### What to produce:
Among the lines of the data, copy those that hold "Answer".

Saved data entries

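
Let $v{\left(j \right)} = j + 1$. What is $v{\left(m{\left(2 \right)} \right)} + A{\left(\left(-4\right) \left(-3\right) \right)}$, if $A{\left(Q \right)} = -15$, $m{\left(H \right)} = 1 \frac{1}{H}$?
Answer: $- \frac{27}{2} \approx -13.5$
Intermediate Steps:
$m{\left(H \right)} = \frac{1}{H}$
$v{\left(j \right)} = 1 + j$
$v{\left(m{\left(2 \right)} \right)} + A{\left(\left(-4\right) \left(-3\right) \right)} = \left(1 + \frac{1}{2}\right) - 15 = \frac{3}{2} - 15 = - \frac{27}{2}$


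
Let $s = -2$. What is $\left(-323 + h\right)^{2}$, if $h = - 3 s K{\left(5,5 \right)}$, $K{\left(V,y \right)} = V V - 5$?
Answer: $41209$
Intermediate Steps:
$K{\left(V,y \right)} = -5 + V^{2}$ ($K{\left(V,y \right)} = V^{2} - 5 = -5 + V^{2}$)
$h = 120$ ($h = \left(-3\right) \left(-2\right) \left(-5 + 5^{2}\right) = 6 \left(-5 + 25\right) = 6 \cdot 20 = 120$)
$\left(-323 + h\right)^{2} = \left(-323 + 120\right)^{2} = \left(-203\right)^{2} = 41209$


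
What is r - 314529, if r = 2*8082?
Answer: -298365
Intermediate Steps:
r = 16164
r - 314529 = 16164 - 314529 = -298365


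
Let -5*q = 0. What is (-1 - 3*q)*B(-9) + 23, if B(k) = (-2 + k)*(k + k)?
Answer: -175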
---
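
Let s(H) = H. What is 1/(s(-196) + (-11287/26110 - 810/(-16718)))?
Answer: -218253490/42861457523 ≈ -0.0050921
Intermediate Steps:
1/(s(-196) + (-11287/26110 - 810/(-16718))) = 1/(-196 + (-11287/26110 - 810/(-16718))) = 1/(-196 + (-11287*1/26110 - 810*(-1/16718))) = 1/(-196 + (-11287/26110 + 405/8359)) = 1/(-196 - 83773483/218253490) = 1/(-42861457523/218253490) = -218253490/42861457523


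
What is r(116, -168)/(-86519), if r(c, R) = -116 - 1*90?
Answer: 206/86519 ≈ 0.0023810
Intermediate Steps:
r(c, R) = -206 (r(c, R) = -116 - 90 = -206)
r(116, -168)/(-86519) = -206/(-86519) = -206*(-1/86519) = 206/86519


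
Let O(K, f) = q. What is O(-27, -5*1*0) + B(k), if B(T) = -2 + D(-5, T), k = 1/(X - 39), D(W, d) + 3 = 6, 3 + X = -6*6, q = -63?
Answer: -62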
==
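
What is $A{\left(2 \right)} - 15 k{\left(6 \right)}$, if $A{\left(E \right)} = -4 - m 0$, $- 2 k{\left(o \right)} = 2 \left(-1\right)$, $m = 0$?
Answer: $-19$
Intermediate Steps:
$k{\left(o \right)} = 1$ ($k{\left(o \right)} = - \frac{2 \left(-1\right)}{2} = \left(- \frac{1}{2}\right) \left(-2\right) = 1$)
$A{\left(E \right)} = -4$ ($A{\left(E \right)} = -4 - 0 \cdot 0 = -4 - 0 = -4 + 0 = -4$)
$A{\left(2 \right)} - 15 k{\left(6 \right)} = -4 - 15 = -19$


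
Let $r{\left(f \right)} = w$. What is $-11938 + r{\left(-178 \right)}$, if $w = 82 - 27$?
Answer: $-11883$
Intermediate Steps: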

### Solution to this problem:
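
Answer: $- \frac{27}{2} \approx -13.5$
Answer: $41209$
Answer: -298365
Answer: -175
Answer: -218253490/42861457523 ≈ -0.0050921
Answer: 206/86519 ≈ 0.0023810
Answer: -62
Answer: $-19$
Answer: $-11883$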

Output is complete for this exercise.